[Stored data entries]
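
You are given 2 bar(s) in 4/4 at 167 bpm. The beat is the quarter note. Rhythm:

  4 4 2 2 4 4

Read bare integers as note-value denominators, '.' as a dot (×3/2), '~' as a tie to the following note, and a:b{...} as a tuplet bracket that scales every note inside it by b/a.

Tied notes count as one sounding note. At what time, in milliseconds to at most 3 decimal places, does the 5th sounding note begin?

note 5 onset = 6b = 2155.689ms

1. 0.0ms @ 0 + 359.281ms (1)
2. 359.281ms @ 1 + 359.281ms (1)
3. 718.563ms @ 2 + 718.563ms (2)
4. 1437.126ms @ 4 + 718.563ms (2)
5. 2155.689ms @ 6 + 359.281ms (1)
6. 2514.97ms @ 7 + 359.281ms (1)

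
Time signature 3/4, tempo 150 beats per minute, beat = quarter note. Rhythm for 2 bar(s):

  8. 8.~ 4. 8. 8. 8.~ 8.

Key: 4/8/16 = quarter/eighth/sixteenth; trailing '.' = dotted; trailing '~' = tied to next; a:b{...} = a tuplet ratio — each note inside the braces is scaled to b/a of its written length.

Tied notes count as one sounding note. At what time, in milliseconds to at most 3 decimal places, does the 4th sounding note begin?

1. 0.0ms @ 0 + 300.0ms (3/4)
2. 300.0ms @ 3/4 + 900.0ms (9/4)
3. 1200.0ms @ 3 + 300.0ms (3/4)
4. 1500.0ms @ 15/4 + 300.0ms (3/4)
5. 1800.0ms @ 9/2 + 600.0ms (3/2)

note 4 onset = 15/4b = 1500.0ms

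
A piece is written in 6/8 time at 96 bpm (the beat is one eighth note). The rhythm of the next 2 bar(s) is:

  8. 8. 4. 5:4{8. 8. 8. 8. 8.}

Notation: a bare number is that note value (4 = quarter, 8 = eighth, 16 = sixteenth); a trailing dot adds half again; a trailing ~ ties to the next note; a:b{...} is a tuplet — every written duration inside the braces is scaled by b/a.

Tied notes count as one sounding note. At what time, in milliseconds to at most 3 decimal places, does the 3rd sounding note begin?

note 3 onset = 3b = 1875.0ms

1. 0.0ms @ 0 + 937.5ms (3/2)
2. 937.5ms @ 3/2 + 937.5ms (3/2)
3. 1875.0ms @ 3 + 1875.0ms (3)
4. 3750.0ms @ 6 + 750.0ms (6/5)
5. 4500.0ms @ 36/5 + 750.0ms (6/5)
6. 5250.0ms @ 42/5 + 750.0ms (6/5)
7. 6000.0ms @ 48/5 + 750.0ms (6/5)
8. 6750.0ms @ 54/5 + 750.0ms (6/5)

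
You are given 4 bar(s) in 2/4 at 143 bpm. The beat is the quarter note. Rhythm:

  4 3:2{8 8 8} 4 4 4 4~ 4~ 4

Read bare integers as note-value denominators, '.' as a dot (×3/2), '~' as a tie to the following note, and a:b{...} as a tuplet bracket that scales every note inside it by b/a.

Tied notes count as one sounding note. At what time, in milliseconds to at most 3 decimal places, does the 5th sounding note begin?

note 5 onset = 2b = 839.161ms

1. 0.0ms @ 0 + 419.58ms (1)
2. 419.58ms @ 1 + 139.86ms (1/3)
3. 559.441ms @ 4/3 + 139.86ms (1/3)
4. 699.301ms @ 5/3 + 139.86ms (1/3)
5. 839.161ms @ 2 + 419.58ms (1)
6. 1258.741ms @ 3 + 419.58ms (1)
7. 1678.322ms @ 4 + 419.58ms (1)
8. 2097.902ms @ 5 + 1258.741ms (3)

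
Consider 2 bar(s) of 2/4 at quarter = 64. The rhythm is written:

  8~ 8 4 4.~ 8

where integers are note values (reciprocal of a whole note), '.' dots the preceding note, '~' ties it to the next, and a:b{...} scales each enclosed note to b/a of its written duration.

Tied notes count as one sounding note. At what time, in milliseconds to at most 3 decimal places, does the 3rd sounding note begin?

note 3 onset = 2b = 1875.0ms

1. 0.0ms @ 0 + 937.5ms (1)
2. 937.5ms @ 1 + 937.5ms (1)
3. 1875.0ms @ 2 + 1875.0ms (2)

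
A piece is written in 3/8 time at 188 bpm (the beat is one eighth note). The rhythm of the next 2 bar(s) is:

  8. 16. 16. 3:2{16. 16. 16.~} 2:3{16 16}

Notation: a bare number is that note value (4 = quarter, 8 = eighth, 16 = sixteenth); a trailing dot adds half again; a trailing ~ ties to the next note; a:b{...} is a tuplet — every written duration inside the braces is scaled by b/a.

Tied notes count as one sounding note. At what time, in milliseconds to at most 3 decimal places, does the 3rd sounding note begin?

note 3 onset = 9/4b = 718.085ms

1. 0.0ms @ 0 + 478.723ms (3/2)
2. 478.723ms @ 3/2 + 239.362ms (3/4)
3. 718.085ms @ 9/4 + 239.362ms (3/4)
4. 957.447ms @ 3 + 159.574ms (1/2)
5. 1117.021ms @ 7/2 + 159.574ms (1/2)
6. 1276.596ms @ 4 + 398.936ms (5/4)
7. 1675.532ms @ 21/4 + 239.362ms (3/4)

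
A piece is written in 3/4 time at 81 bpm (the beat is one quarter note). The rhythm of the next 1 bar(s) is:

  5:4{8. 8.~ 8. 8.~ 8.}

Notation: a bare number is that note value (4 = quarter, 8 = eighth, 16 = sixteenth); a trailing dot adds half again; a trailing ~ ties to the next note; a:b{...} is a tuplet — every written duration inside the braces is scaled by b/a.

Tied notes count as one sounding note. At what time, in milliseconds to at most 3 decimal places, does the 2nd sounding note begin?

note 2 onset = 3/5b = 444.444ms

1. 0.0ms @ 0 + 444.444ms (3/5)
2. 444.444ms @ 3/5 + 888.889ms (6/5)
3. 1333.333ms @ 9/5 + 888.889ms (6/5)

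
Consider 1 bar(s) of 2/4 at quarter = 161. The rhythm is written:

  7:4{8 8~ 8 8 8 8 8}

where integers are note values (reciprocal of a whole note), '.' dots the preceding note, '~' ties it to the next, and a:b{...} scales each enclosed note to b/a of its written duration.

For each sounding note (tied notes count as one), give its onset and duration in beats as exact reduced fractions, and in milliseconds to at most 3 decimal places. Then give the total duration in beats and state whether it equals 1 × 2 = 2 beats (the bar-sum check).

1) 0.0ms=0b +106.477ms=2/7b
2) 106.477ms=2/7b +212.955ms=4/7b
3) 319.432ms=6/7b +106.477ms=2/7b
4) 425.909ms=8/7b +106.477ms=2/7b
5) 532.387ms=10/7b +106.477ms=2/7b
6) 638.864ms=12/7b +106.477ms=2/7b
Σ=2b of 2 (161bpm 2/4) — PASS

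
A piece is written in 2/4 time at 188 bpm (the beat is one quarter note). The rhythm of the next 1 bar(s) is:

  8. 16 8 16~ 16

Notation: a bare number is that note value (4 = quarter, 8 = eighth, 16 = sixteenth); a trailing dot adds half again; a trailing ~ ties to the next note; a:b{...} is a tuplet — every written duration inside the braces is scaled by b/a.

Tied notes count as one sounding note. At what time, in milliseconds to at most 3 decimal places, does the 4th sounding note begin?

1. 0.0ms @ 0 + 239.362ms (3/4)
2. 239.362ms @ 3/4 + 79.787ms (1/4)
3. 319.149ms @ 1 + 159.574ms (1/2)
4. 478.723ms @ 3/2 + 159.574ms (1/2)

note 4 onset = 3/2b = 478.723ms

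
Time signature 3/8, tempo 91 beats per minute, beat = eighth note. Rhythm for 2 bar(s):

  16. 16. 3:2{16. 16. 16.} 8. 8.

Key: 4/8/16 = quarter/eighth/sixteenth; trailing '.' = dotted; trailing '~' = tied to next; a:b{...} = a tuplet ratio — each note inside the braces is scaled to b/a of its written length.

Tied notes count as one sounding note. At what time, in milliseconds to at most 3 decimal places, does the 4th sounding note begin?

note 4 onset = 2b = 1318.681ms

1. 0.0ms @ 0 + 494.505ms (3/4)
2. 494.505ms @ 3/4 + 494.505ms (3/4)
3. 989.011ms @ 3/2 + 329.67ms (1/2)
4. 1318.681ms @ 2 + 329.67ms (1/2)
5. 1648.352ms @ 5/2 + 329.67ms (1/2)
6. 1978.022ms @ 3 + 989.011ms (3/2)
7. 2967.033ms @ 9/2 + 989.011ms (3/2)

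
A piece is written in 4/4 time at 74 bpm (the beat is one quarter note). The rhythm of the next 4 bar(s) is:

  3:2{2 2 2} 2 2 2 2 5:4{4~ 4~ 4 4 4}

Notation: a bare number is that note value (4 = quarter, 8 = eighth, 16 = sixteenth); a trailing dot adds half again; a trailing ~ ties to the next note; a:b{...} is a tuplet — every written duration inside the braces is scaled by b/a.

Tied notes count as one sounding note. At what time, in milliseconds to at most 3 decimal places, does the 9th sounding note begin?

note 9 onset = 72/5b = 11675.676ms

1. 0.0ms @ 0 + 1081.081ms (4/3)
2. 1081.081ms @ 4/3 + 1081.081ms (4/3)
3. 2162.162ms @ 8/3 + 1081.081ms (4/3)
4. 3243.243ms @ 4 + 1621.622ms (2)
5. 4864.865ms @ 6 + 1621.622ms (2)
6. 6486.486ms @ 8 + 1621.622ms (2)
7. 8108.108ms @ 10 + 1621.622ms (2)
8. 9729.73ms @ 12 + 1945.946ms (12/5)
9. 11675.676ms @ 72/5 + 648.649ms (4/5)
10. 12324.324ms @ 76/5 + 648.649ms (4/5)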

→ **Action item**
Lines in the data that hold "tempo" are to be counted, and the number alone reported.

→ **Task response**
2